◆ Exercise instructions ◆
Take the lines below between the one holding "1. insert('w')" and the one holding "After all operations, what", inclusive, and copy them exactly. Add nothing.

◆ Supplied records ◆

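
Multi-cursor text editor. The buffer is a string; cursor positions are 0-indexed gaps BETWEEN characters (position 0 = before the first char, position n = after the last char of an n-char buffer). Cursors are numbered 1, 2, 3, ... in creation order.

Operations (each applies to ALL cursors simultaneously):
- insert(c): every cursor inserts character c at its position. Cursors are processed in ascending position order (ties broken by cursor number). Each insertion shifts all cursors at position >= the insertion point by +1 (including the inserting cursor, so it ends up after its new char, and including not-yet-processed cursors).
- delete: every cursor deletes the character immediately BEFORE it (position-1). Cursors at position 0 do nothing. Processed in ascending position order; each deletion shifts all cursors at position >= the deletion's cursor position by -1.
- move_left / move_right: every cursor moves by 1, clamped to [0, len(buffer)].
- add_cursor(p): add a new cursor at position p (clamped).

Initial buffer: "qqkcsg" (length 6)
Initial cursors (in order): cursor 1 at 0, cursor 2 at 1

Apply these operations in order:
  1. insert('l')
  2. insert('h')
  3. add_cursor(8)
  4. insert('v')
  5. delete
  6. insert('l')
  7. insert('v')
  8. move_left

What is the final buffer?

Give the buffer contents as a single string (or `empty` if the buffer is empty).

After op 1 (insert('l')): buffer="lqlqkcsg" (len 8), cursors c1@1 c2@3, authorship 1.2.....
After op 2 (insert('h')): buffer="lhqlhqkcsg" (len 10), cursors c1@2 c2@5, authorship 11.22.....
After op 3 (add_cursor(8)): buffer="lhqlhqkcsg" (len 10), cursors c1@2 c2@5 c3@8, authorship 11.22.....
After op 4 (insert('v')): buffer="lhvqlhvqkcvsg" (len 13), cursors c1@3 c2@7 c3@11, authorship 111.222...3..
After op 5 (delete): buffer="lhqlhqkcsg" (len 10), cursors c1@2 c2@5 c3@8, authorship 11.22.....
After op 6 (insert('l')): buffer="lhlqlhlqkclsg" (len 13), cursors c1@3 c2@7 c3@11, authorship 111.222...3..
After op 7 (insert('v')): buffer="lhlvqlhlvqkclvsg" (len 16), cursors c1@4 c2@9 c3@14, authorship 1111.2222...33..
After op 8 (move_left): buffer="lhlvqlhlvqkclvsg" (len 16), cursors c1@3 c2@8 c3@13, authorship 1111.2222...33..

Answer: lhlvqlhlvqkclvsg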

* * *

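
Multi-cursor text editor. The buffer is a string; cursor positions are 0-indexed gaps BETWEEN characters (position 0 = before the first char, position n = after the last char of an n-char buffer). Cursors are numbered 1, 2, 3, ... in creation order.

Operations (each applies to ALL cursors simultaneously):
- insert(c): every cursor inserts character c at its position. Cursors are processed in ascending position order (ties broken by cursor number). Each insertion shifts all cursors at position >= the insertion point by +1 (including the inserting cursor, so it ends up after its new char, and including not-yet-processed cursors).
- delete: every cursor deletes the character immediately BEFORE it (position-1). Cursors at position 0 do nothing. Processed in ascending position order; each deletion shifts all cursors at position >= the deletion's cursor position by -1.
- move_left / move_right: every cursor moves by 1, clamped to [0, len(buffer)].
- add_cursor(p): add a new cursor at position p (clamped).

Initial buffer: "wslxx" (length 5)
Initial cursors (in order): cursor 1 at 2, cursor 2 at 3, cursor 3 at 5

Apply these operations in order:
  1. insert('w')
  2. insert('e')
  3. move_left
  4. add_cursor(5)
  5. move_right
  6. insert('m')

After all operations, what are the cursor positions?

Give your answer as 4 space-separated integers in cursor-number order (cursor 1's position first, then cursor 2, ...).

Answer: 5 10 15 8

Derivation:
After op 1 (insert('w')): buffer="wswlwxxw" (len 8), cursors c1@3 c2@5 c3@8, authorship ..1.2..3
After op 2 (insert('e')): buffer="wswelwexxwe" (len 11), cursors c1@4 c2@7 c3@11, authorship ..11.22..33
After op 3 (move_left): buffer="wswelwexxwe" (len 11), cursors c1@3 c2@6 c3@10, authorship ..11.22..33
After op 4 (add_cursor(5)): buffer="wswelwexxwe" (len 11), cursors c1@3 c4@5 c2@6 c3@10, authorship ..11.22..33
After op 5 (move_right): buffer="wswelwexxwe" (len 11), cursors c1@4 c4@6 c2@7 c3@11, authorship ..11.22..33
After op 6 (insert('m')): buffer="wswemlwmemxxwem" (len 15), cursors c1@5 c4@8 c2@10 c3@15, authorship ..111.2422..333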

◆ Response box ◆
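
  1. insert('w')
  2. insert('e')
  3. move_left
  4. add_cursor(5)
  5. move_right
  6. insert('m')

After all operations, what are the cursor positions?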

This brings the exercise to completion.